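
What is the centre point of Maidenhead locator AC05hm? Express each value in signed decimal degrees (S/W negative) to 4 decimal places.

-64.4792, -179.3750

Field A=0, C=2: +0·20° lon, +2·10° lat → SW at lon -180°, lat -70°.
Square 0, 5: +0·2° lon, +5·1° lat → SW at lon -180°, lat -65°.
Subsquare h=7, m=12: +7·0.0833333° lon, +12·0.0416667° lat → SW at lon -179.417°, lat -64.5°.
Cell spans 0.0833333° lon × 0.0416667° lat. Centre is SW corner plus half of each.
latitude -64.4792, longitude -179.3750.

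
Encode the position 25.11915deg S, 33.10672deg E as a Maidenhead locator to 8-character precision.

KG64nv21

Offset from 180°W / 90°S: lon 213.10672°, lat 64.88085°.
Field: lon ⌊213.10672/20⌋ = 10 → K; lat ⌊64.88085/10⌋ = 6 → G.
Square: lon ⌊13.10672/2⌋ = 6; lat ⌊4.88085/1⌋ = 4.
Subsquare: lon ⌊1.10672/0.0833333⌋ = 13 → n; lat ⌊0.88085/0.0416667⌋ = 21 → v.
Extended square: lon ⌊0.02339/0.00833333⌋ = 2; lat ⌊0.00585/0.00416667⌋ = 1.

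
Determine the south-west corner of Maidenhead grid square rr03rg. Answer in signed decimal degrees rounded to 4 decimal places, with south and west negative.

83.2500, 161.4167

Field R=17, R=17: +17·20° lon, +17·10° lat → SW at lon 160°, lat 80°.
Square 0, 3: +0·2° lon, +3·1° lat → SW at lon 160°, lat 83°.
Subsquare r=17, g=6: +17·0.0833333° lon, +6·0.0416667° lat → SW at lon 161.417°, lat 83.25°.
latitude 83.2500, longitude 161.4167.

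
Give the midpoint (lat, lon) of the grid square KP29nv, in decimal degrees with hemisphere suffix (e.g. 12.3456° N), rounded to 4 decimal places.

69.8958° N, 25.1250° E

Field K=10, P=15: +10·20° lon, +15·10° lat → SW at lon 20°, lat 60°.
Square 2, 9: +2·2° lon, +9·1° lat → SW at lon 24°, lat 69°.
Subsquare n=13, v=21: +13·0.0833333° lon, +21·0.0416667° lat → SW at lon 25.0833°, lat 69.875°.
Cell spans 0.0833333° lon × 0.0416667° lat. Centre is SW corner plus half of each.
latitude 69.8958° N, longitude 25.1250° E.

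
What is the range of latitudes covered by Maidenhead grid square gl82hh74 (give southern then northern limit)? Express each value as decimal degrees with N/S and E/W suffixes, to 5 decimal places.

Field G=6, L=11: +6·20° lon, +11·10° lat → SW at lon -60°, lat 20°.
Square 8, 2: +8·2° lon, +2·1° lat → SW at lon -44°, lat 22°.
Subsquare h=7, h=7: +7·0.0833333° lon, +7·0.0416667° lat → SW at lon -43.4167°, lat 22.2917°.
Extended square 7, 4: +7·0.00833333° lon, +4·0.00416667° lat → SW at lon -43.3583°, lat 22.3083°.
Cell spans 0.00833333° lon × 0.00416667° lat.
south 22.30833° N, north 22.31250° N.

22.30833° N, 22.31250° N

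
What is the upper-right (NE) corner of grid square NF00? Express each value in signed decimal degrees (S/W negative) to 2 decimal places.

Field N=13, F=5: +13·20° lon, +5·10° lat → SW at lon 80°, lat -40°.
Square 0, 0: +0·2° lon, +0·1° lat → SW at lon 80°, lat -40°.
Cell spans 2° lon × 1° lat. NE corner is SW corner plus one full cell.
latitude -39.00, longitude 82.00.

-39.00, 82.00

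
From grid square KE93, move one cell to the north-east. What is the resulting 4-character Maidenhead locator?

Longitude square 9; +1 → 10, wraps to 0, carry into field.
Longitude field K = 10; +1 → 11 = L.
Latitude square 3; +1 → 4.

LE04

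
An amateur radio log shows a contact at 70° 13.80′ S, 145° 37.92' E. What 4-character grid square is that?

QB29

Add 180° to longitude and 90° to latitude: 325.63, 19.77.
Field: 325.63/20 → 16 → Q, 19.77/10 → 1 → B; chars QB.
Square: 5.63/2 → 2, 9.77/1 → 9; chars 29.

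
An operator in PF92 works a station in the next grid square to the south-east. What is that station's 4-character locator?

QF01

Longitude square 9; +1 → 10, wraps to 0, carry into field.
Longitude field P = 15; +1 → 16 = Q.
Latitude square 2; −1 → 1.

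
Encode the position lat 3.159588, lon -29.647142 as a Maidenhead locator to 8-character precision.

Add 180° to longitude and 90° to latitude: 150.35286, 93.15959.
Field: lon ⌊150.35286/20⌋ = 7 → H; lat ⌊93.15959/10⌋ = 9 → J.
Square: lon ⌊10.35286/2⌋ = 5; lat ⌊3.15959/1⌋ = 3.
Subsquare: lon ⌊0.35286/0.0833333⌋ = 4 → e; lat ⌊0.15959/0.0416667⌋ = 3 → d.
Extended square: lon ⌊0.01952/0.00833333⌋ = 2; lat ⌊0.03459/0.00416667⌋ = 8.

HJ53ed28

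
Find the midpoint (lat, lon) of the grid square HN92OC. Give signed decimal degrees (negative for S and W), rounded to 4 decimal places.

Field H=7, N=13: +7·20° lon, +13·10° lat → SW at lon -40°, lat 40°.
Square 9, 2: +9·2° lon, +2·1° lat → SW at lon -22°, lat 42°.
Subsquare o=14, c=2: +14·0.0833333° lon, +2·0.0416667° lat → SW at lon -20.8333°, lat 42.0833°.
Cell spans 0.0833333° lon × 0.0416667° lat. Centre is SW corner plus half of each.
latitude 42.1042, longitude -20.7917.

42.1042, -20.7917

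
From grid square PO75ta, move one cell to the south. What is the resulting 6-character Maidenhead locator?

Latitude subsquare a = 0; −1 → -1, wraps to 23 = x, carry into square.
Latitude square 5; −1 → 4.
The longitude characters are unchanged.

PO74tx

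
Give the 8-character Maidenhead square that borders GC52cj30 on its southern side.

GC52ci39

Latitude extended square 0; −1 → -1, wraps to 9, carry into subsquare.
Latitude subsquare j = 9; −1 → 8 = i.
The longitude characters are unchanged.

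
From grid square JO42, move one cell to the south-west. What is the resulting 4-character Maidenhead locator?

JO31

Longitude square 4; −1 → 3.
Latitude square 2; −1 → 1.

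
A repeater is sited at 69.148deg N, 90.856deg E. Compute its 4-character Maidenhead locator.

NP59

Shift to the Maidenhead origin (180°W, 90°S): lon 270.86, lat 159.15.
Field: 270.86/20 → 13 → N, 159.15/10 → 15 → P; chars NP.
Square: 10.86/2 → 5, 9.15/1 → 9; chars 59.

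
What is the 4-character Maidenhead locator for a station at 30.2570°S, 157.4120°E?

Add 180° to longitude and 90° to latitude: 337.41, 59.74.
Field: 337.41/20 → 16 → Q, 59.74/10 → 5 → F; chars QF.
Square: 17.41/2 → 8, 9.74/1 → 9; chars 89.

QF89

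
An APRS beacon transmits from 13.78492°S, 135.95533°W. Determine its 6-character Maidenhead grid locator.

Shift to the Maidenhead origin (180°W, 90°S): lon 44.0447, lat 76.2151.
Field: 44.0447/20 → 2 → C, 76.2151/10 → 7 → H; chars CH.
Square: 4.0447/2 → 2, 6.2151/1 → 6; chars 26.
Subsquare: 0.0447/0.0833333 → 0 → a, 0.2151/0.0416667 → 5 → f; chars af.

CH26af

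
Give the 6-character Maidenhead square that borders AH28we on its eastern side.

Longitude subsquare w = 22; +1 → 23 = x.
The latitude characters are unchanged.

AH28xe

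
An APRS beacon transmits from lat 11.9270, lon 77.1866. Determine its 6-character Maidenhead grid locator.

MK81ow

Offset from 180°W / 90°S: lon 257.1866°, lat 101.9270°.
Field (20°×10°, letters A–R): 257.1866/20 → 12 → M, 101.9270/10 → 10 → K; chars MK.
Square (2°×1°, digits 0–9): 17.1866/2 → 8, 1.9270/1 → 1; chars 81.
Subsquare (5′×2.5′, letters a–x): 1.1866/0.0833333 → 14 → o, 0.9270/0.0416667 → 22 → w; chars ow.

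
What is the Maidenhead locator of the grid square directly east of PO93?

Longitude square 9; +1 → 10, wraps to 0, carry into field.
Longitude field P = 15; +1 → 16 = Q.
The latitude characters are unchanged.

QO03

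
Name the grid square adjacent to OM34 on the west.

OM24

Longitude square 3; −1 → 2.
The latitude characters are unchanged.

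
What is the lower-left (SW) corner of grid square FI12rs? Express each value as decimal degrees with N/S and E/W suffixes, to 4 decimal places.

7.2500° S, 76.5833° W

Field F=5, I=8: +5·20° lon, +8·10° lat → SW at lon -80°, lat -10°.
Square 1, 2: +1·2° lon, +2·1° lat → SW at lon -78°, lat -8°.
Subsquare r=17, s=18: +17·0.0833333° lon, +18·0.0416667° lat → SW at lon -76.5833°, lat -7.25°.
latitude 7.2500° S, longitude 76.5833° W.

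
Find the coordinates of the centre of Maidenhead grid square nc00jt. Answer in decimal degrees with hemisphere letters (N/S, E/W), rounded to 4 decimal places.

Field N=13, C=2: +13·20° lon, +2·10° lat → SW at lon 80°, lat -70°.
Square 0, 0: +0·2° lon, +0·1° lat → SW at lon 80°, lat -70°.
Subsquare j=9, t=19: +9·0.0833333° lon, +19·0.0416667° lat → SW at lon 80.75°, lat -69.2083°.
Cell spans 0.0833333° lon × 0.0416667° lat. Centre is SW corner plus half of each.
latitude 69.1875° S, longitude 80.7917° E.

69.1875° S, 80.7917° E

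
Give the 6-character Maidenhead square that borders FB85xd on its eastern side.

FB95ad

Longitude subsquare x = 23; +1 → 24, wraps to 0 = a, carry into square.
Longitude square 8; +1 → 9.
The latitude characters are unchanged.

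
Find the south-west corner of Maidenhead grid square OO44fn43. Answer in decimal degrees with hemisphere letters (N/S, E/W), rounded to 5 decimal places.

54.55417° N, 108.45000° E

Field O=14, O=14: +14·20° lon, +14·10° lat → SW at lon 100°, lat 50°.
Square 4, 4: +4·2° lon, +4·1° lat → SW at lon 108°, lat 54°.
Subsquare f=5, n=13: +5·0.0833333° lon, +13·0.0416667° lat → SW at lon 108.417°, lat 54.5417°.
Extended square 4, 3: +4·0.00833333° lon, +3·0.00416667° lat → SW at lon 108.45°, lat 54.5542°.
latitude 54.55417° N, longitude 108.45000° E.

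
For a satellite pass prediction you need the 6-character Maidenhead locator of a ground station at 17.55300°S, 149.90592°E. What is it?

Shift to the Maidenhead origin (180°W, 90°S): lon 329.9059, lat 72.4470.
Field (20°×10°, letters A–R): 329.9059/20 → 16 → Q, 72.4470/10 → 7 → H; chars QH.
Square (2°×1°, digits 0–9): 9.9059/2 → 4, 2.4470/1 → 2; chars 42.
Subsquare (5′×2.5′, letters a–x): 1.9059/0.0833333 → 22 → w, 0.4470/0.0416667 → 10 → k; chars wk.

QH42wk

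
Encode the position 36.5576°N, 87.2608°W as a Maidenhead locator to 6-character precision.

EM66in

Offset from 180°W / 90°S: lon 92.7392°, lat 126.5576°.
Field: 92.7392/20 → 4 → E, 126.5576/10 → 12 → M; chars EM.
Square: 12.7392/2 → 6, 6.5576/1 → 6; chars 66.
Subsquare: 0.7392/0.0833333 → 8 → i, 0.5576/0.0416667 → 13 → n; chars in.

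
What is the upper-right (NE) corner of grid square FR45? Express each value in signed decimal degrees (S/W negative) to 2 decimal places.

Field F=5, R=17: +5·20° lon, +17·10° lat → SW at lon -80°, lat 80°.
Square 4, 5: +4·2° lon, +5·1° lat → SW at lon -72°, lat 85°.
Cell spans 2° lon × 1° lat. NE corner is SW corner plus one full cell.
latitude 86.00, longitude -70.00.

86.00, -70.00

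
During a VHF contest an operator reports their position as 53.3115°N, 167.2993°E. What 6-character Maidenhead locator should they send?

RO33ph

Offset from 180°W / 90°S: lon 347.2993°, lat 143.3115°.
Field: lon ⌊347.2993/20⌋ = 17 → R; lat ⌊143.3115/10⌋ = 14 → O.
Square: lon ⌊7.2993/2⌋ = 3; lat ⌊3.3115/1⌋ = 3.
Subsquare: lon ⌊1.2993/0.0833333⌋ = 15 → p; lat ⌊0.3115/0.0416667⌋ = 7 → h.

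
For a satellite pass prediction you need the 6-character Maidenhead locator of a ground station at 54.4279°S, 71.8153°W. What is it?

Add 180° to longitude and 90° to latitude: 108.1847, 35.5721.
Field: lon ⌊108.1847/20⌋ = 5 → F; lat ⌊35.5721/10⌋ = 3 → D.
Square: lon ⌊8.1847/2⌋ = 4; lat ⌊5.5721/1⌋ = 5.
Subsquare: lon ⌊0.1847/0.0833333⌋ = 2 → c; lat ⌊0.5721/0.0416667⌋ = 13 → n.

FD45cn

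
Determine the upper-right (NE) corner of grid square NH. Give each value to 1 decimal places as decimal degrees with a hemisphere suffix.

Field N=13, H=7: +13·20° lon, +7·10° lat → SW at lon 80°, lat -20°.
Cell spans 20° lon × 10° lat. NE corner is SW corner plus one full cell.
latitude 10.0° S, longitude 100.0° E.

10.0° S, 100.0° E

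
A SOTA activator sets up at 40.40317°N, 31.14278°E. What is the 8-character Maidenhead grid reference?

KN50nj76

Shift to the Maidenhead origin (180°W, 90°S): lon 211.14278, lat 130.40317.
Field (20°×10°, letters A–R): 211.14278/20 → 10 → K, 130.40317/10 → 13 → N; chars KN.
Square (2°×1°, digits 0–9): 11.14278/2 → 5, 0.40317/1 → 0; chars 50.
Subsquare (5′×2.5′, letters a–x): 1.14278/0.0833333 → 13 → n, 0.40317/0.0416667 → 9 → j; chars nj.
Extended square (30″×15″, digits 0–9): 0.05945/0.00833333 → 7, 0.02817/0.00416667 → 6; chars 76.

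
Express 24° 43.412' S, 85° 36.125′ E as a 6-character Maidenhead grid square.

NG25tg

Shift to the Maidenhead origin (180°W, 90°S): lon 265.6021, lat 65.2765.
Field: 265.6021/20 → 13 → N, 65.2765/10 → 6 → G; chars NG.
Square: 5.6021/2 → 2, 5.2765/1 → 5; chars 25.
Subsquare: 1.6021/0.0833333 → 19 → t, 0.2765/0.0416667 → 6 → g; chars tg.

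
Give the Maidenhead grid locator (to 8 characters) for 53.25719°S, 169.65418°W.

AD56er18

Shift to the Maidenhead origin (180°W, 90°S): lon 10.34582, lat 36.74281.
Field: 10.34582/20 → 0 → A, 36.74281/10 → 3 → D; chars AD.
Square: 10.34582/2 → 5, 6.74281/1 → 6; chars 56.
Subsquare: 0.34582/0.0833333 → 4 → e, 0.74281/0.0416667 → 17 → r; chars er.
Extended square: 0.01249/0.00833333 → 1, 0.03448/0.00416667 → 8; chars 18.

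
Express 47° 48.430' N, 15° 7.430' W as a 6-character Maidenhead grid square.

IN27kt

Add 180° to longitude and 90° to latitude: 164.8762, 137.8072.
Field: 164.8762/20 → 8 → I, 137.8072/10 → 13 → N; chars IN.
Square: 4.8762/2 → 2, 7.8072/1 → 7; chars 27.
Subsquare: 0.8762/0.0833333 → 10 → k, 0.8072/0.0416667 → 19 → t; chars kt.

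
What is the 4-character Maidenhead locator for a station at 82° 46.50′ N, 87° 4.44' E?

NR32

Add 180° to longitude and 90° to latitude: 267.07, 172.78.
Field: lon ⌊267.07/20⌋ = 13 → N; lat ⌊172.78/10⌋ = 17 → R.
Square: lon ⌊7.07/2⌋ = 3; lat ⌊2.78/1⌋ = 2.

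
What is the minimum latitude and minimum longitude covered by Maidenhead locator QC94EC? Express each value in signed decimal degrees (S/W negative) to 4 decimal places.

Field Q=16, C=2: +16·20° lon, +2·10° lat → SW at lon 140°, lat -70°.
Square 9, 4: +9·2° lon, +4·1° lat → SW at lon 158°, lat -66°.
Subsquare e=4, c=2: +4·0.0833333° lon, +2·0.0416667° lat → SW at lon 158.333°, lat -65.9167°.
latitude -65.9167, longitude 158.3333.

-65.9167, 158.3333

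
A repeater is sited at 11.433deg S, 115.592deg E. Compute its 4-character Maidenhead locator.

OH78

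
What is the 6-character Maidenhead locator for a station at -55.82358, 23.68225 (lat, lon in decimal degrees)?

KD14ue

Offset from 180°W / 90°S: lon 203.6823°, lat 34.1764°.
Field: lon ⌊203.6823/20⌋ = 10 → K; lat ⌊34.1764/10⌋ = 3 → D.
Square: lon ⌊3.6823/2⌋ = 1; lat ⌊4.1764/1⌋ = 4.
Subsquare: lon ⌊1.6823/0.0833333⌋ = 20 → u; lat ⌊0.1764/0.0416667⌋ = 4 → e.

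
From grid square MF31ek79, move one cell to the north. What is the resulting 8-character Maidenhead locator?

MF31el70

Latitude extended square 9; +1 → 10, wraps to 0, carry into subsquare.
Latitude subsquare k = 10; +1 → 11 = l.
The longitude characters are unchanged.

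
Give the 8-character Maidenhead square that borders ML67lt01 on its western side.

Longitude extended square 0; −1 → -1, wraps to 9, carry into subsquare.
Longitude subsquare l = 11; −1 → 10 = k.
The latitude characters are unchanged.

ML67kt91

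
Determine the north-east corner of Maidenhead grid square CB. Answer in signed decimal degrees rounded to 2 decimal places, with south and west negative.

-70.00, -120.00

Field C=2, B=1: +2·20° lon, +1·10° lat → SW at lon -140°, lat -80°.
Cell spans 20° lon × 10° lat. NE corner is SW corner plus one full cell.
latitude -70.00, longitude -120.00.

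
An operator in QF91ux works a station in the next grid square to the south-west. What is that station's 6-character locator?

QF91tw

Longitude subsquare u = 20; −1 → 19 = t.
Latitude subsquare x = 23; −1 → 22 = w.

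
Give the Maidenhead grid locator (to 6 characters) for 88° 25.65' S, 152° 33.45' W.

BA31rn

Shift to the Maidenhead origin (180°W, 90°S): lon 27.4425, lat 1.5725.
Field: lon ⌊27.4425/20⌋ = 1 → B; lat ⌊1.5725/10⌋ = 0 → A.
Square: lon ⌊7.4425/2⌋ = 3; lat ⌊1.5725/1⌋ = 1.
Subsquare: lon ⌊1.4425/0.0833333⌋ = 17 → r; lat ⌊0.5725/0.0416667⌋ = 13 → n.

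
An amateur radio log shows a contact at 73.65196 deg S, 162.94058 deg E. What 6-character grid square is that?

RB16li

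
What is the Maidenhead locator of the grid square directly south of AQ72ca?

AQ71cx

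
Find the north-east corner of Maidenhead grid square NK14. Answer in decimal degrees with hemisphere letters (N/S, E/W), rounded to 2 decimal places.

Field N=13, K=10: +13·20° lon, +10·10° lat → SW at lon 80°, lat 10°.
Square 1, 4: +1·2° lon, +4·1° lat → SW at lon 82°, lat 14°.
Cell spans 2° lon × 1° lat. NE corner is SW corner plus one full cell.
latitude 15.00° N, longitude 84.00° E.

15.00° N, 84.00° E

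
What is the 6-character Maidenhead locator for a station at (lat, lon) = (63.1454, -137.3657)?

CP13hd

Shift to the Maidenhead origin (180°W, 90°S): lon 42.6343, lat 153.1454.
Field: lon ⌊42.6343/20⌋ = 2 → C; lat ⌊153.1454/10⌋ = 15 → P.
Square: lon ⌊2.6343/2⌋ = 1; lat ⌊3.1454/1⌋ = 3.
Subsquare: lon ⌊0.6343/0.0833333⌋ = 7 → h; lat ⌊0.1454/0.0416667⌋ = 3 → d.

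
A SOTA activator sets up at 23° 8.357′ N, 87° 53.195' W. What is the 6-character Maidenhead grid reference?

Offset from 180°W / 90°S: lon 92.1134°, lat 113.1393°.
Field: lon ⌊92.1134/20⌋ = 4 → E; lat ⌊113.1393/10⌋ = 11 → L.
Square: lon ⌊12.1134/2⌋ = 6; lat ⌊3.1393/1⌋ = 3.
Subsquare: lon ⌊0.1134/0.0833333⌋ = 1 → b; lat ⌊0.1393/0.0416667⌋ = 3 → d.

EL63bd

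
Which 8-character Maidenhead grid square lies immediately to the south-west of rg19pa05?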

Task objective:
Every line from the one with "lon) = (63.1454, -137.3657)?" to the end of the records above should be returned exactly, and no other lines.

Expected answer:
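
What is the 6-character Maidenhead locator for a station at (lat, lon) = (63.1454, -137.3657)?

CP13hd

Shift to the Maidenhead origin (180°W, 90°S): lon 42.6343, lat 153.1454.
Field: lon ⌊42.6343/20⌋ = 2 → C; lat ⌊153.1454/10⌋ = 15 → P.
Square: lon ⌊2.6343/2⌋ = 1; lat ⌊3.1454/1⌋ = 3.
Subsquare: lon ⌊0.6343/0.0833333⌋ = 7 → h; lat ⌊0.1454/0.0416667⌋ = 3 → d.

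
A SOTA activator sets up at 23° 8.357′ N, 87° 53.195' W. What is the 6-character Maidenhead grid reference?

Offset from 180°W / 90°S: lon 92.1134°, lat 113.1393°.
Field: lon ⌊92.1134/20⌋ = 4 → E; lat ⌊113.1393/10⌋ = 11 → L.
Square: lon ⌊12.1134/2⌋ = 6; lat ⌊3.1393/1⌋ = 3.
Subsquare: lon ⌊0.1134/0.0833333⌋ = 1 → b; lat ⌊0.1393/0.0416667⌋ = 3 → d.

EL63bd

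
Which 8-character Maidenhead grid square lies immediately to the south-west of rg19pa05?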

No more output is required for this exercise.